What the task asks
What lines of the listing below contain the word "affricates"? Copy each of them out.

◆ ◆ ◆ ◆ ◆

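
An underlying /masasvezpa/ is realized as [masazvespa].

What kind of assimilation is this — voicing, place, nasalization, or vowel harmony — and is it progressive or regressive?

/s/→[z] /z/→[s].
Each target copies a feature from the following segment, so the direction is regressive.

voicing assimilation, regressive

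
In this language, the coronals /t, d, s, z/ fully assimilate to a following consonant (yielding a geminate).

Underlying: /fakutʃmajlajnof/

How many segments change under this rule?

0

No segment meets the rule's conditions.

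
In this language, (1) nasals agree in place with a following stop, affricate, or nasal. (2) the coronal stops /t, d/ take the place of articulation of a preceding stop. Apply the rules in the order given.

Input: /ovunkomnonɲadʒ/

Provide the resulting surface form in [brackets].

Rule 1: /n/ before /k/ (velar) → [ŋ]
Rule 1: /m/ before /n/ (alveolar) → [n]
Rule 1: /n/ before /ɲ/ (palatal) → [ɲ]
After rule 1: ovuŋkonnoɲɲadʒ
Rule 2: no segment meets the rule's conditions; no change.

[ovuŋkonnoɲɲadʒ]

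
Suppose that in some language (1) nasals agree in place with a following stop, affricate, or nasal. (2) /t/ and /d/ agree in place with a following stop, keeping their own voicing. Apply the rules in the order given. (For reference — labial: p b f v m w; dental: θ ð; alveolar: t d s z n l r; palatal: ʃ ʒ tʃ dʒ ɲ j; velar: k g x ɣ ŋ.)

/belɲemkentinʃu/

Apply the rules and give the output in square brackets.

Rule 1: /m/ before /k/ (velar) → [ŋ]
After rule 1: belɲeŋkentinʃu
Rule 2: no segment meets the rule's conditions; no change.

[belɲeŋkentinʃu]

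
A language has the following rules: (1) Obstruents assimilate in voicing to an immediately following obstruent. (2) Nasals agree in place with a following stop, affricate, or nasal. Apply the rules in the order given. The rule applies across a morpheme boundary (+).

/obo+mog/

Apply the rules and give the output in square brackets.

[obo+mog]

Rule 1: no segment meets the rule's conditions; no change.
After rule 1: obo+mog
Rule 2: no segment meets the rule's conditions; no change.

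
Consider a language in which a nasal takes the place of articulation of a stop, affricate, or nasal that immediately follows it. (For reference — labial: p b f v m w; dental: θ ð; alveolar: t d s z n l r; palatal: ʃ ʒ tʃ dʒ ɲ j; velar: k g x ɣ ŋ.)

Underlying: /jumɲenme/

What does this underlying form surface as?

/m/ before /ɲ/ (palatal) → [ɲ]
/n/ before /m/ (labial) → [m]

[juɲɲemme]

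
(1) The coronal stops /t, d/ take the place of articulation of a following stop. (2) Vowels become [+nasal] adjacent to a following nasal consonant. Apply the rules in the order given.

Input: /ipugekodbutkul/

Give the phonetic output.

[ipugekobbukkul]

Rule 1: /d/ before /b/ (labial) → [b]
Rule 1: /t/ before /k/ (velar) → [k]
After rule 1: ipugekobbukkul
Rule 2: no segment meets the rule's conditions; no change.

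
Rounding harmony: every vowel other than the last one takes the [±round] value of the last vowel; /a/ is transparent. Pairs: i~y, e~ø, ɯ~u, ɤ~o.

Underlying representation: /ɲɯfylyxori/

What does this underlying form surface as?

[ɲɯfilixɤri]

/y/ harmonizes with /i/ ([-round]) → [i]
/y/ harmonizes with /i/ ([-round]) → [i]
/o/ harmonizes with /i/ ([-round]) → [ɤ]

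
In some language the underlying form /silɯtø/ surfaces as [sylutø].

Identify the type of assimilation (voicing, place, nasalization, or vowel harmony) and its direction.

/i/→[y] /ɯ/→[u].
Vowels agree with the last vowel, so the harmony is regressive.

vowel harmony, regressive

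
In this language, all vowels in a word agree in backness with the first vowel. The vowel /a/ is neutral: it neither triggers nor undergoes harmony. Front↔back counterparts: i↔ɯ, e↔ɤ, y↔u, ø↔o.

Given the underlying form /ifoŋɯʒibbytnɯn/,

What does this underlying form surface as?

/o/ harmonizes with /i/ ([-back]) → [ø]
/ɯ/ harmonizes with /i/ ([-back]) → [i]
/ɯ/ harmonizes with /i/ ([-back]) → [i]

[iføŋiʒibbytnin]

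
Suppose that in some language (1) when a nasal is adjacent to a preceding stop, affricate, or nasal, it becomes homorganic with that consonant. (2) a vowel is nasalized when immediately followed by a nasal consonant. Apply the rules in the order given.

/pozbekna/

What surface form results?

Rule 1: /n/ after /k/ (velar) → [ŋ]
After rule 1: pozbekŋa
Rule 2: no segment meets the rule's conditions; no change.

[pozbekŋa]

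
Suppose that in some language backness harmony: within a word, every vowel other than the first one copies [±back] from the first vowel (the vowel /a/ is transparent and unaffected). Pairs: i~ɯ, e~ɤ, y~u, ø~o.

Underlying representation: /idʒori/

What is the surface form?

[idʒøri]

/o/ harmonizes with /i/ ([-back]) → [ø]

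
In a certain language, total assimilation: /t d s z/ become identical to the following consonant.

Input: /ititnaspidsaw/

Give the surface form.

[itinnappissaw]

/t/ before /n/ → [n] (total assimilation)
/s/ before /p/ → [p] (total assimilation)
/d/ before /s/ → [s] (total assimilation)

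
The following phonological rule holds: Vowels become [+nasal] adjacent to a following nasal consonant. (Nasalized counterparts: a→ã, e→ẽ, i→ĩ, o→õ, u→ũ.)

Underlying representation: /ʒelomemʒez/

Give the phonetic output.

/o/ before nasal /m/ → [õ]
/e/ before nasal /m/ → [ẽ]

[ʒelõmẽmʒez]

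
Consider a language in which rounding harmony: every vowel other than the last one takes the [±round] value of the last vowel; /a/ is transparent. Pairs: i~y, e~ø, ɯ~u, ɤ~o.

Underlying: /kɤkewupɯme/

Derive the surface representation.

/u/ harmonizes with /e/ ([-round]) → [ɯ]

[kɤkewɯpɯme]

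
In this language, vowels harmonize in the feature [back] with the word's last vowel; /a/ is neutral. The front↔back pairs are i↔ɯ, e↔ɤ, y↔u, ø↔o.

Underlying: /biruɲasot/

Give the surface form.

/i/ harmonizes with /o/ ([+back]) → [ɯ]

[bɯruɲasot]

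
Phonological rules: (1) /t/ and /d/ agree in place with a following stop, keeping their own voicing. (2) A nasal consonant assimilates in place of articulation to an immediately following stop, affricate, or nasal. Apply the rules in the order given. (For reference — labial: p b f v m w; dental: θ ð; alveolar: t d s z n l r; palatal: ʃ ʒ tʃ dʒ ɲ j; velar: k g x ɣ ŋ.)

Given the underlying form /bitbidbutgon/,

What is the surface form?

[bipbibbukgon]

Rule 1: /t/ before /b/ (labial) → [p]
Rule 1: /d/ before /b/ (labial) → [b]
Rule 1: /t/ before /g/ (velar) → [k]
After rule 1: bipbibbukgon
Rule 2: no segment meets the rule's conditions; no change.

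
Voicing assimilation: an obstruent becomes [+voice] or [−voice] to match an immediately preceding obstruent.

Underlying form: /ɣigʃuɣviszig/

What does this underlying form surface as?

/ʃ/ after /g/ (voiced) → [ʒ]
/z/ after /s/ (voiceless) → [s]

[ɣigʒuɣvissig]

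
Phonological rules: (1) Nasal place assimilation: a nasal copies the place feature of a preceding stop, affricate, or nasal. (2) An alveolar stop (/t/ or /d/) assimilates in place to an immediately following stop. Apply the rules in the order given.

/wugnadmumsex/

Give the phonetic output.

Rule 1: /n/ after /g/ (velar) → [ŋ]
Rule 1: /m/ after /d/ (alveolar) → [n]
After rule 1: wugŋadnumsex
Rule 2: no segment meets the rule's conditions; no change.

[wugŋadnumsex]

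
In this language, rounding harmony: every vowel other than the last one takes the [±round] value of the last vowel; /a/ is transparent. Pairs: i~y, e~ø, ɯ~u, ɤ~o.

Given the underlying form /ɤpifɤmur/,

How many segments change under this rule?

3

/ɤ/ harmonizes with /u/ ([+round]) → [o]
/i/ harmonizes with /u/ ([+round]) → [y]
/ɤ/ harmonizes with /u/ ([+round]) → [o]
3 segments change.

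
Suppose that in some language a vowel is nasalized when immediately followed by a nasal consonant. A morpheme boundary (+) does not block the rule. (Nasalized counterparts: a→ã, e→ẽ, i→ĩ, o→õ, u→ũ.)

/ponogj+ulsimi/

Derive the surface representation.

/o/ before nasal /n/ → [õ]
/i/ before nasal /m/ → [ĩ]

[põnogj+ulsĩmi]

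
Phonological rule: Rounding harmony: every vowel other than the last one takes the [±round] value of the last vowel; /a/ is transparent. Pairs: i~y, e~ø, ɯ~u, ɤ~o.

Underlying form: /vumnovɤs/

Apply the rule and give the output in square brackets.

[vɯmnɤvɤs]

/u/ harmonizes with /ɤ/ ([-round]) → [ɯ]
/o/ harmonizes with /ɤ/ ([-round]) → [ɤ]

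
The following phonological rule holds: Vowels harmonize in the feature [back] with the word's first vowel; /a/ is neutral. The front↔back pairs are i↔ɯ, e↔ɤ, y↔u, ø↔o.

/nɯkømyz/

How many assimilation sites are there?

2

/ø/ harmonizes with /ɯ/ ([+back]) → [o]
/y/ harmonizes with /ɯ/ ([+back]) → [u]
2 segments change.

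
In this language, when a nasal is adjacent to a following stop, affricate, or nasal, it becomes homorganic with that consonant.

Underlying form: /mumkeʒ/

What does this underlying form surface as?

[muŋkeʒ]

/m/ before /k/ (velar) → [ŋ]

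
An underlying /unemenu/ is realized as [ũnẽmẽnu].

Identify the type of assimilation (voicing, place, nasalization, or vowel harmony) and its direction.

nasalization, regressive

/u/→[ũ] /e/→[ẽ] /e/→[ẽ].
Each target copies a feature from the following segment, so the direction is regressive.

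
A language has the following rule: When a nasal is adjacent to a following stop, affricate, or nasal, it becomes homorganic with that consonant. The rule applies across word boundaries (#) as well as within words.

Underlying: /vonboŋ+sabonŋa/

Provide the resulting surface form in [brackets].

/n/ before /b/ (labial) → [m]
/n/ before /ŋ/ (velar) → [ŋ]

[vomboŋ+saboŋŋa]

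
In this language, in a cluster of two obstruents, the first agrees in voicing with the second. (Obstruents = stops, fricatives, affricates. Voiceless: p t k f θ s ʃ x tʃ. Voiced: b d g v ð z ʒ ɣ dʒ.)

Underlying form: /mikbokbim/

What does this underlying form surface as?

/k/ before /b/ (voiced) → [g]
/k/ before /b/ (voiced) → [g]

[migbogbim]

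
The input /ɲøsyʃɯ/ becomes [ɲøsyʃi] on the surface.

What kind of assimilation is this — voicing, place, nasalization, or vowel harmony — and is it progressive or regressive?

/ɯ/→[i].
Vowels agree with the first vowel, so the harmony is progressive.

vowel harmony, progressive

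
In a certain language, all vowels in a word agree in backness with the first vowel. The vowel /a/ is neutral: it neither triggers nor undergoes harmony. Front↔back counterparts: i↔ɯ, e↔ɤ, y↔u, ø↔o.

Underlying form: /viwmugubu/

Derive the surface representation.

[viwmygyby]

/u/ harmonizes with /i/ ([-back]) → [y]
/u/ harmonizes with /i/ ([-back]) → [y]
/u/ harmonizes with /i/ ([-back]) → [y]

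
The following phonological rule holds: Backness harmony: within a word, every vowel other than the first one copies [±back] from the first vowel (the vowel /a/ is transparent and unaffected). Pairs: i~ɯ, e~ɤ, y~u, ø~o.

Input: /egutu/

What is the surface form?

[egyty]

/u/ harmonizes with /e/ ([-back]) → [y]
/u/ harmonizes with /e/ ([-back]) → [y]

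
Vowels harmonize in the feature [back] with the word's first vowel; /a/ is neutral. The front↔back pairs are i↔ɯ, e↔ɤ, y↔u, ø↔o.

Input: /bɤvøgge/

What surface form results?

/ø/ harmonizes with /ɤ/ ([+back]) → [o]
/e/ harmonizes with /ɤ/ ([+back]) → [ɤ]

[bɤvoggɤ]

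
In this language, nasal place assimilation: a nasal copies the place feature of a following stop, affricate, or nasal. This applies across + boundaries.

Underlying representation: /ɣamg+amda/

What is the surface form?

[ɣaŋg+anda]

/m/ before /g/ (velar) → [ŋ]
/m/ before /d/ (alveolar) → [n]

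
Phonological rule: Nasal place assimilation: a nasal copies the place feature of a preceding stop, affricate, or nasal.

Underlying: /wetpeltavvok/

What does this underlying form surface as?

no segment meets the rule's conditions; no change.

[wetpeltavvok]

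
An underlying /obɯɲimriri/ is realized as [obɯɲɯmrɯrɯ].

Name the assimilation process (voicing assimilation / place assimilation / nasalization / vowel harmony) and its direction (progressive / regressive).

/i/→[ɯ] /i/→[ɯ] /i/→[ɯ].
Vowels agree with the first vowel, so the harmony is progressive.

vowel harmony, progressive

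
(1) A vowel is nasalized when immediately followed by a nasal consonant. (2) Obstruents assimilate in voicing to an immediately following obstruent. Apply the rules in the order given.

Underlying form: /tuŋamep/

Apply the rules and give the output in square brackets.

Rule 1: /u/ before nasal /ŋ/ → [ũ]
Rule 1: /a/ before nasal /m/ → [ã]
After rule 1: tũŋãmep
Rule 2: no segment meets the rule's conditions; no change.

[tũŋãmep]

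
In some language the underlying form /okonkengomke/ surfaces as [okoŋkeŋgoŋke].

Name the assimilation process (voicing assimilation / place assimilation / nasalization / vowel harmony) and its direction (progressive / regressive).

/n/→[ŋ] /n/→[ŋ] /m/→[ŋ].
Each target copies a feature from the following segment, so the direction is regressive.

place assimilation, regressive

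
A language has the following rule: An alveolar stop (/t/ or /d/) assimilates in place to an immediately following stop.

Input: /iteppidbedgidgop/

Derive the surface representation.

[iteppibbeggiggop]

/d/ before /b/ (labial) → [b]
/d/ before /g/ (velar) → [g]
/d/ before /g/ (velar) → [g]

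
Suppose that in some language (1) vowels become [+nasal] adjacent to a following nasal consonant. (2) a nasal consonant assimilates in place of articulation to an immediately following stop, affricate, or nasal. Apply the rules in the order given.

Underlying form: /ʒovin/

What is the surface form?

[ʒovĩn]

Rule 1: /i/ before nasal /n/ → [ĩ]
After rule 1: ʒovĩn
Rule 2: no segment meets the rule's conditions; no change.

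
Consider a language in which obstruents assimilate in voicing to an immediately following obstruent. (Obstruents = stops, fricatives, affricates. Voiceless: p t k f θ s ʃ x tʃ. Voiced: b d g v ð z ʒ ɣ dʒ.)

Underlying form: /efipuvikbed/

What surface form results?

[efipuvigbed]

/k/ before /b/ (voiced) → [g]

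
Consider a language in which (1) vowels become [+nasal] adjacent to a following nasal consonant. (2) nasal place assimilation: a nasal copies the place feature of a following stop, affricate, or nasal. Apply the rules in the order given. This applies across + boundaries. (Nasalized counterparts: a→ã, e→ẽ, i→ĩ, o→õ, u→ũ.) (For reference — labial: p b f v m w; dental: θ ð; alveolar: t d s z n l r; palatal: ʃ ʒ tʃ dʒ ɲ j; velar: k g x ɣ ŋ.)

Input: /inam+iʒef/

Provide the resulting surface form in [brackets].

[ĩnãm+iʒef]

Rule 1: /i/ before nasal /n/ → [ĩ]
Rule 1: /a/ before nasal /m/ → [ã]
After rule 1: ĩnãm+iʒef
Rule 2: no segment meets the rule's conditions; no change.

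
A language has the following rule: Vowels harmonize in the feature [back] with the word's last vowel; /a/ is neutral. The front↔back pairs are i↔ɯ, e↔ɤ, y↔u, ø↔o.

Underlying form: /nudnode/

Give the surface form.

[nydnøde]

/u/ harmonizes with /e/ ([-back]) → [y]
/o/ harmonizes with /e/ ([-back]) → [ø]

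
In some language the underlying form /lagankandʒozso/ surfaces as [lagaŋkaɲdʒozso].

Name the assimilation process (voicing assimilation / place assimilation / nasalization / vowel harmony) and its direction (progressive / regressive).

place assimilation, regressive

/n/→[ŋ] /n/→[ɲ].
Each target copies a feature from the following segment, so the direction is regressive.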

◆ ◆ ◆ ◆ ◆

Result of this task
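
In this language, in a cluster of two obstruents, the first agrees in voicing with the second. (Obstruents = stops, fricatives, affricates. Voiceless: p t k f θ s ʃ x tʃ. Voiced: b d g v ð z ʒ ɣ dʒ.)
Consider a language in which obstruents assimilate in voicing to an immediately following obstruent. (Obstruents = stops, fricatives, affricates. Voiceless: p t k f θ s ʃ x tʃ. Voiced: b d g v ð z ʒ ɣ dʒ.)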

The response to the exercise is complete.